Exercise:
Could you filter the records below down to the lines that include the word "Weber"?
#### Material provided ####
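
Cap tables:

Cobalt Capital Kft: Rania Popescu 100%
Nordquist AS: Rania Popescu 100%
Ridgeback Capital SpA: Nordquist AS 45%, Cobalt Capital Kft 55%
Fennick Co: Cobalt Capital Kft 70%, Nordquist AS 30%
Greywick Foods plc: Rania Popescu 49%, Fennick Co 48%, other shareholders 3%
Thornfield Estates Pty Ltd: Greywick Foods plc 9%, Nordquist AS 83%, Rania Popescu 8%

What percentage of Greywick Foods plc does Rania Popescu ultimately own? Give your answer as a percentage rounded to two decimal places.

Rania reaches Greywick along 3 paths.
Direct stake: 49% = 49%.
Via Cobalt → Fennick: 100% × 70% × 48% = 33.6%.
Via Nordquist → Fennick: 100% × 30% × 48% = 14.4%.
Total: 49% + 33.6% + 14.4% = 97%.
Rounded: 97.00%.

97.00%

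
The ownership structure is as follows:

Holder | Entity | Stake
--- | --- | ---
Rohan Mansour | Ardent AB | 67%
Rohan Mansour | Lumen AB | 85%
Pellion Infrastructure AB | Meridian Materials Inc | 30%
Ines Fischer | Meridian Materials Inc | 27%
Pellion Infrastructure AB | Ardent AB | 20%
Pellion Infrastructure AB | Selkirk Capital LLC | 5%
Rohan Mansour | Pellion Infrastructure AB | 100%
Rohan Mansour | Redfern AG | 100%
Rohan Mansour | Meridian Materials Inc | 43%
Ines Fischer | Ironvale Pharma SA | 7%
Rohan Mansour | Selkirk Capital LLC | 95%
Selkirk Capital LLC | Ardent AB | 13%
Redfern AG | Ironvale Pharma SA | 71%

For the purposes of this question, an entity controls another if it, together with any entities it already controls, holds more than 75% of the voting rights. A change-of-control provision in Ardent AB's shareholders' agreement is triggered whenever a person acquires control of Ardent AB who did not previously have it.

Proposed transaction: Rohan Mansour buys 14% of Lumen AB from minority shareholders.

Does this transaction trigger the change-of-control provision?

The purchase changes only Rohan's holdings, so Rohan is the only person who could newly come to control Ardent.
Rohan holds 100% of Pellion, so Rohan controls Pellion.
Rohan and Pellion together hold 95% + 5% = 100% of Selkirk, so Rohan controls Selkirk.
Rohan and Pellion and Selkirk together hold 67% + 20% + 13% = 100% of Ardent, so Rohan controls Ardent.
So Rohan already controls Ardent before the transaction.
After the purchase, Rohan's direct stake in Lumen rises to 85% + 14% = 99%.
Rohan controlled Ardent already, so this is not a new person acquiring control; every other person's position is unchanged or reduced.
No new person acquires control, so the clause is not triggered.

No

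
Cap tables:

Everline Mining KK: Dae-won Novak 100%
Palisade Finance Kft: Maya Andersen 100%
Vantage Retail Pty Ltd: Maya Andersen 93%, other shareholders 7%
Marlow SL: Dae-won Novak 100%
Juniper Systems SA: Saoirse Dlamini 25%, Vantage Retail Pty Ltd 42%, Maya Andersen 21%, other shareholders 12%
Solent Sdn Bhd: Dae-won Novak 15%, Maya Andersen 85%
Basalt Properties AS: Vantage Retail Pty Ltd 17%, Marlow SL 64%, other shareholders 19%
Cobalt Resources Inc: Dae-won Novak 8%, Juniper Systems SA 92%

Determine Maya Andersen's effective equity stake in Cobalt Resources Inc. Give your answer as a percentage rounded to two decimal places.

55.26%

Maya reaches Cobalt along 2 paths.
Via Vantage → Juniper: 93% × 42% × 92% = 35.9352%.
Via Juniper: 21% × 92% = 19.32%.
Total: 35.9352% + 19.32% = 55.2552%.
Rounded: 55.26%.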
####
#### Material provided ####
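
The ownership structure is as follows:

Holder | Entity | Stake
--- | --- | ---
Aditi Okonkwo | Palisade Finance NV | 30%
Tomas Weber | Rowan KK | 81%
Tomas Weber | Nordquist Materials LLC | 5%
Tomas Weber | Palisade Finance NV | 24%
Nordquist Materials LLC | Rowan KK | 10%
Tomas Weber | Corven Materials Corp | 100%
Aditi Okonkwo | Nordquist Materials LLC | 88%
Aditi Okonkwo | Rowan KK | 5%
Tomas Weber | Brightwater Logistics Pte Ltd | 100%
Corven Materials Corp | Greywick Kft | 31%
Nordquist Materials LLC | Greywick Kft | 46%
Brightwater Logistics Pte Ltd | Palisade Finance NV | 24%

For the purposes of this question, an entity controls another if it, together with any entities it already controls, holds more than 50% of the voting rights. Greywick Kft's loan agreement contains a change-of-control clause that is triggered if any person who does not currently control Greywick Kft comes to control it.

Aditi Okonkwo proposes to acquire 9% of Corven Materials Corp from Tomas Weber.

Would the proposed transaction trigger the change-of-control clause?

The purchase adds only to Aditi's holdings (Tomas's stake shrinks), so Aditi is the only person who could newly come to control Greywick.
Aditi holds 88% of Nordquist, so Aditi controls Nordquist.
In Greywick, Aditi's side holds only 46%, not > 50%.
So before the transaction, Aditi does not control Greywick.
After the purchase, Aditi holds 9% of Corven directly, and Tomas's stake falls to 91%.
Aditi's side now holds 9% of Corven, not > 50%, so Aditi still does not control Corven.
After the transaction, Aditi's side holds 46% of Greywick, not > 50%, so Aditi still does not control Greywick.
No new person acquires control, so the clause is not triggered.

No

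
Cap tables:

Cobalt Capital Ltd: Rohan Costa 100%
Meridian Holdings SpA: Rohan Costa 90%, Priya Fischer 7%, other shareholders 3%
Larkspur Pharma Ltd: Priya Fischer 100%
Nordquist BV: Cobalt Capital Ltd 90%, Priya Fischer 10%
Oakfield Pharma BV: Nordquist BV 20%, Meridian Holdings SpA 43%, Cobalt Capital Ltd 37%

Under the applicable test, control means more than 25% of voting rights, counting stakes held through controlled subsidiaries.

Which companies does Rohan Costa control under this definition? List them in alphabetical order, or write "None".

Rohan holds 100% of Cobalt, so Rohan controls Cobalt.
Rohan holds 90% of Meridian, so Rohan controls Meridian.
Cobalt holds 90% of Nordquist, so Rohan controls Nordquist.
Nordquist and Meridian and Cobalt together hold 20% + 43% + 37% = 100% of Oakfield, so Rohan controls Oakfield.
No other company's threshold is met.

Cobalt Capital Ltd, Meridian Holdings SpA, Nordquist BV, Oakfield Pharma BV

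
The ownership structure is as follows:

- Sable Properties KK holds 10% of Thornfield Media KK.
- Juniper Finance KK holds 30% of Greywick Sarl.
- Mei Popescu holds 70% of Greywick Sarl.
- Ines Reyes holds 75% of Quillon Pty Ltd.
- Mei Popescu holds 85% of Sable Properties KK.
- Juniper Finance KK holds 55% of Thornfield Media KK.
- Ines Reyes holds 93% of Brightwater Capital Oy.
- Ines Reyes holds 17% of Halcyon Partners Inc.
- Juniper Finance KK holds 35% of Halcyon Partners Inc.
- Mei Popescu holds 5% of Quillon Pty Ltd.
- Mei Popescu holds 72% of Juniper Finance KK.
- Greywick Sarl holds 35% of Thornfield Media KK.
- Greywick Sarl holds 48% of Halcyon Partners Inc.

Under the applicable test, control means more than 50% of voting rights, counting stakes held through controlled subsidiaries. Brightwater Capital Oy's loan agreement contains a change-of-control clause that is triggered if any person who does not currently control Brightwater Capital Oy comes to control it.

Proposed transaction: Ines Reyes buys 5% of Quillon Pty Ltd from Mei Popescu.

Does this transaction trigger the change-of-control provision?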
####
Your response:
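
Tomas Weber | Rowan KK | 81%
Tomas Weber | Nordquist Materials LLC | 5%
Tomas Weber | Palisade Finance NV | 24%
Tomas Weber | Corven Materials Corp | 100%
Tomas Weber | Brightwater Logistics Pte Ltd | 100%
Aditi Okonkwo proposes to acquire 9% of Corven Materials Corp from Tomas Weber.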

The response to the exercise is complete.